BEGIN DATA

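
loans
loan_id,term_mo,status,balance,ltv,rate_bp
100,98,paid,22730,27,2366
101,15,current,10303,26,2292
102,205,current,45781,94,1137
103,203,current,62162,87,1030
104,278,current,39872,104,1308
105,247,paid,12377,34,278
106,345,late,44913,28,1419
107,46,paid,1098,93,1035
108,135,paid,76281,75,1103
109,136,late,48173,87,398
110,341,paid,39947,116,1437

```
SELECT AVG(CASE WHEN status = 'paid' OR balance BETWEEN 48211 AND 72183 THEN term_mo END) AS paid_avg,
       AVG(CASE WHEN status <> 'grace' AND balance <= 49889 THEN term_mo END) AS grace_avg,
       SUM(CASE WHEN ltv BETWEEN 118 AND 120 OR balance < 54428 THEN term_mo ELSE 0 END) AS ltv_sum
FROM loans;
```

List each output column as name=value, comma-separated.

[paid_avg: status = 'paid' OR balance BETWEEN 48211 AND 72183]
loan_id=100: ✓ → 98
loan_id=101: ✗
loan_id=102: ✗
loan_id=103: ✓ → 203
loan_id=104: ✗
loan_id=105: ✓ → 247
loan_id=106: ✗
loan_id=107: ✓ → 46
loan_id=108: ✓ → 135
loan_id=109: ✗
loan_id=110: ✓ → 341
paid_avg = (98 + 203 + 247 + 46 + 135 + 341) / 6 = 178.3333333333
—
[grace_avg: status <> 'grace' AND balance <= 49889]
loan_id=100: ✓ → 98
loan_id=101: ✓ → 15
loan_id=102: ✓ → 205
loan_id=103: ✗
loan_id=104: ✓ → 278
loan_id=105: ✓ → 247
loan_id=106: ✓ → 345
loan_id=107: ✓ → 46
loan_id=108: ✗
loan_id=109: ✓ → 136
loan_id=110: ✓ → 341
grace_avg = (98 + 15 + 205 + 278 + 247 + 345 + 46 + 136 + 341) / 9 = 190.1111111111
—
[ltv_sum: ltv BETWEEN 118 AND 120 OR balance < 54428]
loan_id=100: ✓ → 98
loan_id=101: ✓ → 15
loan_id=102: ✓ → 205
loan_id=103: ✗
loan_id=104: ✓ → 278
loan_id=105: ✓ → 247
loan_id=106: ✓ → 345
loan_id=107: ✓ → 46
loan_id=108: ✗
loan_id=109: ✓ → 136
loan_id=110: ✓ → 341
ltv_sum = 98 + 15 + 205 + 278 + 247 + 345 + 46 + 136 + 341 = 1711

paid_avg=178.3333333333, grace_avg=190.1111111111, ltv_sum=1711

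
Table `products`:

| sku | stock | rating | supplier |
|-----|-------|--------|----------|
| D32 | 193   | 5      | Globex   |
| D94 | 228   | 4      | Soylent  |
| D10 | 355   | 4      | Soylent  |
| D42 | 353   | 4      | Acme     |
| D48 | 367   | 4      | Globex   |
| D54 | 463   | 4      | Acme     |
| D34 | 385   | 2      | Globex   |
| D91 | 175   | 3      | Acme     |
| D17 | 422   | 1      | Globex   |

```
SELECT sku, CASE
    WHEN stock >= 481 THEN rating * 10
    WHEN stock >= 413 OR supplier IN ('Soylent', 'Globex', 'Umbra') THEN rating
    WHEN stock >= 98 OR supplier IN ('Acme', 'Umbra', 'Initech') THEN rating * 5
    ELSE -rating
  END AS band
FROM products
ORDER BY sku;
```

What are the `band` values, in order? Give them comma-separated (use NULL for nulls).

4, 1, 5, 2, 20, 4, 4, 15, 4

sku=D10: stock >= 413 OR supplier IN ('Soylent', 'Globex', 'Umbra') → 4
sku=D17: stock >= 413 OR supplier IN ('Soylent', 'Globex', 'Umbra') → 1
sku=D32: stock >= 413 OR supplier IN ('Soylent', 'Globex', 'Umbra') → 5
sku=D34: stock >= 413 OR supplier IN ('Soylent', 'Globex', 'Umbra') → 2
sku=D42: stock >= 98 OR supplier IN ('Acme', 'Umbra', 'Initech') → 20
sku=D48: stock >= 413 OR supplier IN ('Soylent', 'Globex', 'Umbra') → 4
sku=D54: stock >= 413 OR supplier IN ('Soylent', 'Globex', 'Umbra') → 4
sku=D91: stock >= 98 OR supplier IN ('Acme', 'Umbra', 'Initech') → 15
sku=D94: stock >= 413 OR supplier IN ('Soylent', 'Globex', 'Umbra') → 4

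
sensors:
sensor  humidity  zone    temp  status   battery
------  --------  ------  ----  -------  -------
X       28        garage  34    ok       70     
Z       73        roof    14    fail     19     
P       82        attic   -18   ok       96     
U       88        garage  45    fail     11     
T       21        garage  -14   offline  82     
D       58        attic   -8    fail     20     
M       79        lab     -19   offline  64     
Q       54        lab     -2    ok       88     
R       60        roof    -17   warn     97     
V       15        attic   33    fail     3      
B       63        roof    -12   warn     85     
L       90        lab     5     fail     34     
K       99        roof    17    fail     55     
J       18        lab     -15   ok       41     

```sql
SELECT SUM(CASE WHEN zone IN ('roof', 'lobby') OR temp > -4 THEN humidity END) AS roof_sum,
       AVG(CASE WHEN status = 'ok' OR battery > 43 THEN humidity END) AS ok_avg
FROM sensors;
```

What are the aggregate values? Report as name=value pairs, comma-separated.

[roof_sum: zone IN ('roof', 'lobby') OR temp > -4]
sensor=X: ✓ → 28
sensor=Z: ✓ → 73
sensor=P: ✗
sensor=U: ✓ → 88
sensor=T: ✗
sensor=D: ✗
sensor=M: ✗
sensor=Q: ✓ → 54
sensor=R: ✓ → 60
sensor=V: ✓ → 15
sensor=B: ✓ → 63
sensor=L: ✓ → 90
sensor=K: ✓ → 99
sensor=J: ✗
roof_sum = 28 + 73 + 88 + 54 + 60 + 15 + 63 + 90 + 99 = 570
—
[ok_avg: status = 'ok' OR battery > 43]
sensor=X: ✓ → 28
sensor=Z: ✗
sensor=P: ✓ → 82
sensor=U: ✗
sensor=T: ✓ → 21
sensor=D: ✗
sensor=M: ✓ → 79
sensor=Q: ✓ → 54
sensor=R: ✓ → 60
sensor=V: ✗
sensor=B: ✓ → 63
sensor=L: ✗
sensor=K: ✓ → 99
sensor=J: ✓ → 18
ok_avg = (28 + 82 + 21 + 79 + 54 + 60 + 63 + 99 + 18) / 9 = 56

roof_sum=570, ok_avg=56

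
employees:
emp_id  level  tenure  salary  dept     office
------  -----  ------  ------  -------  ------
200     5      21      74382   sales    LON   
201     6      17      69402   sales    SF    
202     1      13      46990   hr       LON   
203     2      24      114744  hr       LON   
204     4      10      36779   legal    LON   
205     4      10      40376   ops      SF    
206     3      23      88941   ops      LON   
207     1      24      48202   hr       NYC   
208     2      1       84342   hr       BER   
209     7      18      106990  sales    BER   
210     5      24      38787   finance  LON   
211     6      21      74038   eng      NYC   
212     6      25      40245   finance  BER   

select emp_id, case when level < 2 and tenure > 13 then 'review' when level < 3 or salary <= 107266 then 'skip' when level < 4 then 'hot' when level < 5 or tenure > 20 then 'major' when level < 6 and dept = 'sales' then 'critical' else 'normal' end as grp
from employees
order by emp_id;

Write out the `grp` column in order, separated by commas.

emp_id=200: level < 3 or salary <= 107266 → skip
emp_id=201: level < 3 or salary <= 107266 → skip
emp_id=202: level < 3 or salary <= 107266 → skip
emp_id=203: level < 3 or salary <= 107266 → skip
emp_id=204: level < 3 or salary <= 107266 → skip
emp_id=205: level < 3 or salary <= 107266 → skip
emp_id=206: level < 3 or salary <= 107266 → skip
emp_id=207: level < 2 and tenure > 13 → review
emp_id=208: level < 3 or salary <= 107266 → skip
emp_id=209: level < 3 or salary <= 107266 → skip
emp_id=210: level < 3 or salary <= 107266 → skip
emp_id=211: level < 3 or salary <= 107266 → skip
emp_id=212: level < 3 or salary <= 107266 → skip

skip, skip, skip, skip, skip, skip, skip, review, skip, skip, skip, skip, skip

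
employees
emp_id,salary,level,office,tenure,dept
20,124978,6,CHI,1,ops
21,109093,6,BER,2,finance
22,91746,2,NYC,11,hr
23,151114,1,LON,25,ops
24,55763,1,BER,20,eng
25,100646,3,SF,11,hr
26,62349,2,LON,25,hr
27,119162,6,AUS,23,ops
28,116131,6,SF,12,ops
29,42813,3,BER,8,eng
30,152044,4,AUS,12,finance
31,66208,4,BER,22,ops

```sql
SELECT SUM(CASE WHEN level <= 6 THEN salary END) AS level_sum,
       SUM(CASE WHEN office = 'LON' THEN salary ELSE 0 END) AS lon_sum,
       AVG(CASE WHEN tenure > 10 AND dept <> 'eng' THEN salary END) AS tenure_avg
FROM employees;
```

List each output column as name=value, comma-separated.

level_sum=1192047, lon_sum=213463, tenure_avg=107425

[level_sum: level <= 6]
emp_id=20: ✓ → 124978
emp_id=21: ✓ → 109093
emp_id=22: ✓ → 91746
emp_id=23: ✓ → 151114
emp_id=24: ✓ → 55763
emp_id=25: ✓ → 100646
emp_id=26: ✓ → 62349
emp_id=27: ✓ → 119162
emp_id=28: ✓ → 116131
emp_id=29: ✓ → 42813
emp_id=30: ✓ → 152044
emp_id=31: ✓ → 66208
level_sum = 124978 + 109093 + 91746 + 151114 + 55763 + 100646 + 62349 + 119162 + 116131 + 42813 + 152044 + 66208 = 1192047
—
[lon_sum: office = 'LON']
emp_id=20: ✗
emp_id=21: ✗
emp_id=22: ✗
emp_id=23: ✓ → 151114
emp_id=24: ✗
emp_id=25: ✗
emp_id=26: ✓ → 62349
emp_id=27: ✗
emp_id=28: ✗
emp_id=29: ✗
emp_id=30: ✗
emp_id=31: ✗
lon_sum = 151114 + 62349 = 213463
—
[tenure_avg: tenure > 10 AND dept <> 'eng']
emp_id=20: ✗
emp_id=21: ✗
emp_id=22: ✓ → 91746
emp_id=23: ✓ → 151114
emp_id=24: ✗
emp_id=25: ✓ → 100646
emp_id=26: ✓ → 62349
emp_id=27: ✓ → 119162
emp_id=28: ✓ → 116131
emp_id=29: ✗
emp_id=30: ✓ → 152044
emp_id=31: ✓ → 66208
tenure_avg = (91746 + 151114 + 100646 + 62349 + 119162 + 116131 + 152044 + 66208) / 8 = 107425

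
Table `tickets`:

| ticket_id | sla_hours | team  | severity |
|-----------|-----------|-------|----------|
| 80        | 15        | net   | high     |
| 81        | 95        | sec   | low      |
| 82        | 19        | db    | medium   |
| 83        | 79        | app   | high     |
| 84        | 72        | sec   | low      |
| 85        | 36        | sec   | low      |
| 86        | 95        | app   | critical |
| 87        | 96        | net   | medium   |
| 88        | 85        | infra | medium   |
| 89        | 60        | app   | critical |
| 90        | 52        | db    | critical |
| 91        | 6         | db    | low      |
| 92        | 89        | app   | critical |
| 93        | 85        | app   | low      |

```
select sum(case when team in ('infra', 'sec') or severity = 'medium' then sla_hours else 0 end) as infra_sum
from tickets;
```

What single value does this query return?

ticket_id=80: ✗
ticket_id=81: ✓ → 95
ticket_id=82: ✓ → 19
ticket_id=83: ✗
ticket_id=84: ✓ → 72
ticket_id=85: ✓ → 36
ticket_id=86: ✗
ticket_id=87: ✓ → 96
ticket_id=88: ✓ → 85
ticket_id=89: ✗
ticket_id=90: ✗
ticket_id=91: ✗
ticket_id=92: ✗
ticket_id=93: ✗
infra_sum = 95 + 19 + 72 + 36 + 96 + 85 = 403

403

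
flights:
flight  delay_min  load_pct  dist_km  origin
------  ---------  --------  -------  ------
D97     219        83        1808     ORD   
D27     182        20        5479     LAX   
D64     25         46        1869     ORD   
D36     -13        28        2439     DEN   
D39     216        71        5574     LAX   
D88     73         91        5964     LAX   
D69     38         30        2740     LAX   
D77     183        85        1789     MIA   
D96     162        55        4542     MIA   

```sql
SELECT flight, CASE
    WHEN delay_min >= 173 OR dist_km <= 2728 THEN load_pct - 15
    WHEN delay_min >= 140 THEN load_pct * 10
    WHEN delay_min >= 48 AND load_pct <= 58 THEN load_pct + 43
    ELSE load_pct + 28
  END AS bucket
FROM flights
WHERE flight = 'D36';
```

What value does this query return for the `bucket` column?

flight = D36: delay_min=-13, load_pct=28, dist_km=2439, origin=DEN.
delay_min >= 173 OR dist_km <= 2728 → true → 13

13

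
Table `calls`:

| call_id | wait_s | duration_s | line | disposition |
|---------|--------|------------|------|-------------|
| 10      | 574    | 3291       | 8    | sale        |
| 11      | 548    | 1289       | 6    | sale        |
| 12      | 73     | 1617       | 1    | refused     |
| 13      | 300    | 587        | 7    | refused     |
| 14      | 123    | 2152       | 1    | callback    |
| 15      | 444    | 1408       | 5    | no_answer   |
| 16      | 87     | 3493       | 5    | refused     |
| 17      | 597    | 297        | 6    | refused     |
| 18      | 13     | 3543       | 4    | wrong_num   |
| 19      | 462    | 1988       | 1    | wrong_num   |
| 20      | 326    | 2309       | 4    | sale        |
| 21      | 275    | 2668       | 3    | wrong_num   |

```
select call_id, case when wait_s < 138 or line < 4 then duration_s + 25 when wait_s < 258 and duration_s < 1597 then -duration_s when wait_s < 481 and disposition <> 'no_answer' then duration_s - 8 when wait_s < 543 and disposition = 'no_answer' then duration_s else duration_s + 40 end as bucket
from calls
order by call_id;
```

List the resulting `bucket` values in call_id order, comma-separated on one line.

call_id=10: ELSE → 3331
call_id=11: ELSE → 1329
call_id=12: wait_s < 138 or line < 4 → 1642
call_id=13: wait_s < 481 and disposition <> 'no_answer' → 579
call_id=14: wait_s < 138 or line < 4 → 2177
call_id=15: wait_s < 543 and disposition = 'no_answer' → 1408
call_id=16: wait_s < 138 or line < 4 → 3518
call_id=17: ELSE → 337
call_id=18: wait_s < 138 or line < 4 → 3568
call_id=19: wait_s < 138 or line < 4 → 2013
call_id=20: wait_s < 481 and disposition <> 'no_answer' → 2301
call_id=21: wait_s < 138 or line < 4 → 2693

3331, 1329, 1642, 579, 2177, 1408, 3518, 337, 3568, 2013, 2301, 2693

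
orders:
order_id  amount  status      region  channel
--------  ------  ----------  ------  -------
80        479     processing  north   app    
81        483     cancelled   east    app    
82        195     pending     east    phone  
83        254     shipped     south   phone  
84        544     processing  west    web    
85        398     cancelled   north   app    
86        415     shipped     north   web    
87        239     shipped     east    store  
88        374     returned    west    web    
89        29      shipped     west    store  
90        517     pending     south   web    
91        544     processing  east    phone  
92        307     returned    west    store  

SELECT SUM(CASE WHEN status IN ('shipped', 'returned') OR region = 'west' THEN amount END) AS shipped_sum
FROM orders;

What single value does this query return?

order_id=80: ✗
order_id=81: ✗
order_id=82: ✗
order_id=83: ✓ → 254
order_id=84: ✓ → 544
order_id=85: ✗
order_id=86: ✓ → 415
order_id=87: ✓ → 239
order_id=88: ✓ → 374
order_id=89: ✓ → 29
order_id=90: ✗
order_id=91: ✗
order_id=92: ✓ → 307
shipped_sum = 254 + 544 + 415 + 239 + 374 + 29 + 307 = 2162

2162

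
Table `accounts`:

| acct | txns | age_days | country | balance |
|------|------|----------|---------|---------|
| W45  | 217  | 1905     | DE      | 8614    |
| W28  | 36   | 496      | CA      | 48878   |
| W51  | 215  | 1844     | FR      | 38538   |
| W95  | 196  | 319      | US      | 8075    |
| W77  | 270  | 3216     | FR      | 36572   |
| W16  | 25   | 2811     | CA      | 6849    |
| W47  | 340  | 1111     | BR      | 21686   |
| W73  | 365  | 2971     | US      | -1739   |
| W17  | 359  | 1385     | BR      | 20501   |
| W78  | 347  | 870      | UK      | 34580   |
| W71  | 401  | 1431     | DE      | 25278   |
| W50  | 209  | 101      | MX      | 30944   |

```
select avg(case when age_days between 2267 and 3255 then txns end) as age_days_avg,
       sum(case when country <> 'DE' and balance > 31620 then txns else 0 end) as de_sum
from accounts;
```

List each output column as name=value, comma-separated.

age_days_avg=220, de_sum=868

[age_days_avg: age_days between 2267 and 3255]
acct=W45: ✗
acct=W28: ✗
acct=W51: ✗
acct=W95: ✗
acct=W77: ✓ → 270
acct=W16: ✓ → 25
acct=W47: ✗
acct=W73: ✓ → 365
acct=W17: ✗
acct=W78: ✗
acct=W71: ✗
acct=W50: ✗
age_days_avg = (270 + 25 + 365) / 3 = 220
—
[de_sum: country <> 'DE' and balance > 31620]
acct=W45: ✗
acct=W28: ✓ → 36
acct=W51: ✓ → 215
acct=W95: ✗
acct=W77: ✓ → 270
acct=W16: ✗
acct=W47: ✗
acct=W73: ✗
acct=W17: ✗
acct=W78: ✓ → 347
acct=W71: ✗
acct=W50: ✗
de_sum = 36 + 215 + 270 + 347 = 868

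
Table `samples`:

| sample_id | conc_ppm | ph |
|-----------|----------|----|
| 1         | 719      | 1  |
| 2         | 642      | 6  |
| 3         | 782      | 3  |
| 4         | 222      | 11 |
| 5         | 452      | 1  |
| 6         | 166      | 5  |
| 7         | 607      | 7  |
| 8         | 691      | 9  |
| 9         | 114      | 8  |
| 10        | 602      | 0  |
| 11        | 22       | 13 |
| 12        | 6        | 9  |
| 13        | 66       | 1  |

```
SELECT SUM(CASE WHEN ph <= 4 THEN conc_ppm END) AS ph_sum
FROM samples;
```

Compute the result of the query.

2621

sample_id=1: ✓ → 719
sample_id=2: ✗
sample_id=3: ✓ → 782
sample_id=4: ✗
sample_id=5: ✓ → 452
sample_id=6: ✗
sample_id=7: ✗
sample_id=8: ✗
sample_id=9: ✗
sample_id=10: ✓ → 602
sample_id=11: ✗
sample_id=12: ✗
sample_id=13: ✓ → 66
ph_sum = 719 + 782 + 452 + 602 + 66 = 2621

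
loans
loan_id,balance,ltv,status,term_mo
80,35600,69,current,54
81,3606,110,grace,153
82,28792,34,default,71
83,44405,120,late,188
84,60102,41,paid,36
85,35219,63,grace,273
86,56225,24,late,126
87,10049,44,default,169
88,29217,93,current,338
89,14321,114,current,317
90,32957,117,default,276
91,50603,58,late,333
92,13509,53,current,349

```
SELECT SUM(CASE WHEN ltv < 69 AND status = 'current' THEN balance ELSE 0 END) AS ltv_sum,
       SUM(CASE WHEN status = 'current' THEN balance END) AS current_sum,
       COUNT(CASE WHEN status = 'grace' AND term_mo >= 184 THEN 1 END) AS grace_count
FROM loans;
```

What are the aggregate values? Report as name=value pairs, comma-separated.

ltv_sum=13509, current_sum=92647, grace_count=1

[ltv_sum: ltv < 69 AND status = 'current']
loan_id=80: ✗
loan_id=81: ✗
loan_id=82: ✗
loan_id=83: ✗
loan_id=84: ✗
loan_id=85: ✗
loan_id=86: ✗
loan_id=87: ✗
loan_id=88: ✗
loan_id=89: ✗
loan_id=90: ✗
loan_id=91: ✗
loan_id=92: ✓ → 13509
ltv_sum = 13509
—
[current_sum: status = 'current']
loan_id=80: ✓ → 35600
loan_id=81: ✗
loan_id=82: ✗
loan_id=83: ✗
loan_id=84: ✗
loan_id=85: ✗
loan_id=86: ✗
loan_id=87: ✗
loan_id=88: ✓ → 29217
loan_id=89: ✓ → 14321
loan_id=90: ✗
loan_id=91: ✗
loan_id=92: ✓ → 13509
current_sum = 35600 + 29217 + 14321 + 13509 = 92647
—
[grace_count: status = 'grace' AND term_mo >= 184]
loan_id=80: ✗
loan_id=81: ✗
loan_id=82: ✗
loan_id=83: ✗
loan_id=84: ✗
loan_id=85: ✓ → 1
loan_id=86: ✗
loan_id=87: ✗
loan_id=88: ✗
loan_id=89: ✗
loan_id=90: ✗
loan_id=91: ✗
loan_id=92: ✗
grace_count = COUNT(1) = 1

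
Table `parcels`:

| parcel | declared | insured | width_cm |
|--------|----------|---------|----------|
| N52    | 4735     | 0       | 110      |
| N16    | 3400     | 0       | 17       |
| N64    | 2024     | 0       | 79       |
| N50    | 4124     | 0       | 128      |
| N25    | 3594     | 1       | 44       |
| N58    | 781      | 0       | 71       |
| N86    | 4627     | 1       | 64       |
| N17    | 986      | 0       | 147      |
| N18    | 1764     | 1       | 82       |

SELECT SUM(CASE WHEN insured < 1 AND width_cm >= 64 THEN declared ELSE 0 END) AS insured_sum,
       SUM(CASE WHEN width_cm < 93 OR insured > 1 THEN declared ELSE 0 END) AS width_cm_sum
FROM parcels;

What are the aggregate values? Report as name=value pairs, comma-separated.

insured_sum=12650, width_cm_sum=16190

[insured_sum: insured < 1 AND width_cm >= 64]
parcel=N52: ✓ → 4735
parcel=N16: ✗
parcel=N64: ✓ → 2024
parcel=N50: ✓ → 4124
parcel=N25: ✗
parcel=N58: ✓ → 781
parcel=N86: ✗
parcel=N17: ✓ → 986
parcel=N18: ✗
insured_sum = 4735 + 2024 + 4124 + 781 + 986 = 12650
—
[width_cm_sum: width_cm < 93 OR insured > 1]
parcel=N52: ✗
parcel=N16: ✓ → 3400
parcel=N64: ✓ → 2024
parcel=N50: ✗
parcel=N25: ✓ → 3594
parcel=N58: ✓ → 781
parcel=N86: ✓ → 4627
parcel=N17: ✗
parcel=N18: ✓ → 1764
width_cm_sum = 3400 + 2024 + 3594 + 781 + 4627 + 1764 = 16190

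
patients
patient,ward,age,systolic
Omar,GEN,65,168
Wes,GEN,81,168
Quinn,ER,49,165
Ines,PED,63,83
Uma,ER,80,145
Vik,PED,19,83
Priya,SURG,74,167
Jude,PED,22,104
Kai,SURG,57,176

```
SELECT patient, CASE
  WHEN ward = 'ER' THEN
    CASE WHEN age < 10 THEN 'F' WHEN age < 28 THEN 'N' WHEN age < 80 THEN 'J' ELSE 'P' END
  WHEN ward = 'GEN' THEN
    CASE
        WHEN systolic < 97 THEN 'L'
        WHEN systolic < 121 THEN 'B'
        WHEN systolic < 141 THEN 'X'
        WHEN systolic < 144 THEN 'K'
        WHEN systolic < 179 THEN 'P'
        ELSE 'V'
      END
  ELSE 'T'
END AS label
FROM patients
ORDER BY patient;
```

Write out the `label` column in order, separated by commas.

patient=Ines: ward='PED' → outer ELSE → T
patient=Jude: ward='PED' → outer ELSE → T
patient=Kai: ward='SURG' → outer ELSE → T
patient=Omar: ward='GEN' → inner[systolic < 179] → P
patient=Priya: ward='SURG' → outer ELSE → T
patient=Quinn: ward='ER' → inner[age < 80] → J
patient=Uma: ward='ER' → inner[ELSE] → P
patient=Vik: ward='PED' → outer ELSE → T
patient=Wes: ward='GEN' → inner[systolic < 179] → P

T, T, T, P, T, J, P, T, P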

END DATA

ABOUT THIS TASK:
Using the data above, return each line that includes the word "humidity".

RESULT FOR THIS TASK:
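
sensor  humidity  zone    temp  status   battery
SELECT SUM(CASE WHEN zone IN ('roof', 'lobby') OR temp > -4 THEN humidity END) AS roof_sum,
       AVG(CASE WHEN status = 'ok' OR battery > 43 THEN humidity END) AS ok_avg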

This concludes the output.